BRIEF - Could you reproduce, word for word, everything below from the line containing "M_PICK | arm_extend |" down to the line containing "In Retreat: on", with both of those lines included and no others?

SOURCE INFORMATION -
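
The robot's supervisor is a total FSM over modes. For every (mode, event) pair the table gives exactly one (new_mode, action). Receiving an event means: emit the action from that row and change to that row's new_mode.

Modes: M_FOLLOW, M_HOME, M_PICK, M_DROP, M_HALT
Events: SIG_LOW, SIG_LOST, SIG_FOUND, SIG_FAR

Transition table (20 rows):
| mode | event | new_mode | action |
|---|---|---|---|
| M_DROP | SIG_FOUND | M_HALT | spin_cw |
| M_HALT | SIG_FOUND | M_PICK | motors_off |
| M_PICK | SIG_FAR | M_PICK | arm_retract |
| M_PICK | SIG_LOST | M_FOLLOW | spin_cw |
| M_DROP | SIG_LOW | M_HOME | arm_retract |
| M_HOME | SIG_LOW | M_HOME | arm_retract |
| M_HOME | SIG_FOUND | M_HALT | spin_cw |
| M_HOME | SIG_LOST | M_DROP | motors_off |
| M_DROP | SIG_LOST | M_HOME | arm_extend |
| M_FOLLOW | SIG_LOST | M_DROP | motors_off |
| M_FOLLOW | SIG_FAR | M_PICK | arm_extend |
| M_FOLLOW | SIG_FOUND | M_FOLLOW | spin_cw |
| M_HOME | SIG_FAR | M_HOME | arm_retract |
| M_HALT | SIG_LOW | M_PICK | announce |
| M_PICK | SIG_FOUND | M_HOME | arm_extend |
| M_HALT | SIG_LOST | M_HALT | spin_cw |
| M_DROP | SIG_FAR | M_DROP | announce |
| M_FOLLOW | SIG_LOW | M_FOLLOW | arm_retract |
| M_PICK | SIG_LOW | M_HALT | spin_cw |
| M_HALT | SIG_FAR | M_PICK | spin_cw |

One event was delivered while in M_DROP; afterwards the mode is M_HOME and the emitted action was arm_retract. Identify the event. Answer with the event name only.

try SIG_LOW: (M_DROP, SIG_LOW) → (M_HOME, arm_retract)  ← matches
try SIG_LOST: (M_DROP, SIG_LOST) → (M_HOME, arm_extend)
try SIG_FOUND: (M_DROP, SIG_FOUND) → (M_HALT, spin_cw)
try SIG_FAR: (M_DROP, SIG_FAR) → (M_DROP, announce)

SIG_LOW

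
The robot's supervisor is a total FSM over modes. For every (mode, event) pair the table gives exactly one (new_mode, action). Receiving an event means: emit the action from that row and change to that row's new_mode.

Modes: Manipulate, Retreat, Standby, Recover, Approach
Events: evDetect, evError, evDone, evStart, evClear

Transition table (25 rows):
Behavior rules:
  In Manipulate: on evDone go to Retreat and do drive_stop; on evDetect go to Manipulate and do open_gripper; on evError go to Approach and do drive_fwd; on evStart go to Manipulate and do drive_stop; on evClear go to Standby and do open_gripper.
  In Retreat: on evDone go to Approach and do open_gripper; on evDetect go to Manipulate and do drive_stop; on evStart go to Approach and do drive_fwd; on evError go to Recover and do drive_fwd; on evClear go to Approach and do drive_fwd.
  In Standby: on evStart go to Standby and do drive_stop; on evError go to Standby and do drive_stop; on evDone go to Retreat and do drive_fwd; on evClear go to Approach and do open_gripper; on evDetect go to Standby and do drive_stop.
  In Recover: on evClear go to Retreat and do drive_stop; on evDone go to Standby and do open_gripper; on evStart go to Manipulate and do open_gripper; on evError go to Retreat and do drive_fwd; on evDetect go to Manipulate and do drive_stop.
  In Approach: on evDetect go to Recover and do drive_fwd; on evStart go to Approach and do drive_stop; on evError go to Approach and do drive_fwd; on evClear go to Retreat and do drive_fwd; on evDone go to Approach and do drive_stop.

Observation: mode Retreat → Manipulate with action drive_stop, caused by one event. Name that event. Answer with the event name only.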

WRITTEN SOLUTION -
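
| M_FOLLOW | SIG_FAR | M_PICK | arm_extend |
| M_FOLLOW | SIG_FOUND | M_FOLLOW | spin_cw |
| M_HOME | SIG_FAR | M_HOME | arm_retract |
| M_HALT | SIG_LOW | M_PICK | announce |
| M_PICK | SIG_FOUND | M_HOME | arm_extend |
| M_HALT | SIG_LOST | M_HALT | spin_cw |
| M_DROP | SIG_FAR | M_DROP | announce |
| M_FOLLOW | SIG_LOW | M_FOLLOW | arm_retract |
| M_PICK | SIG_LOW | M_HALT | spin_cw |
| M_HALT | SIG_FAR | M_PICK | spin_cw |

One event was delivered while in M_DROP; afterwards the mode is M_HOME and the emitted action was arm_retract. Identify the event. Answer with the event name only.

try SIG_LOW: (M_DROP, SIG_LOW) → (M_HOME, arm_retract)  ← matches
try SIG_LOST: (M_DROP, SIG_LOST) → (M_HOME, arm_extend)
try SIG_FOUND: (M_DROP, SIG_FOUND) → (M_HALT, spin_cw)
try SIG_FAR: (M_DROP, SIG_FAR) → (M_DROP, announce)

SIG_LOW

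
The robot's supervisor is a total FSM over modes. For every (mode, event) pair the table gives exactly one (new_mode, action). Receiving an event means: emit the action from that row and change to that row's new_mode.

Modes: Manipulate, Retreat, Standby, Recover, Approach
Events: evDetect, evError, evDone, evStart, evClear

Transition table (25 rows):
Behavior rules:
  In Manipulate: on evDone go to Retreat and do drive_stop; on evDetect go to Manipulate and do open_gripper; on evError go to Approach and do drive_fwd; on evStart go to Manipulate and do drive_stop; on evClear go to Standby and do open_gripper.
  In Retreat: on evDone go to Approach and do open_gripper; on evDetect go to Manipulate and do drive_stop; on evStart go to Approach and do drive_fwd; on evError go to Recover and do drive_fwd; on evClear go to Approach and do drive_fwd.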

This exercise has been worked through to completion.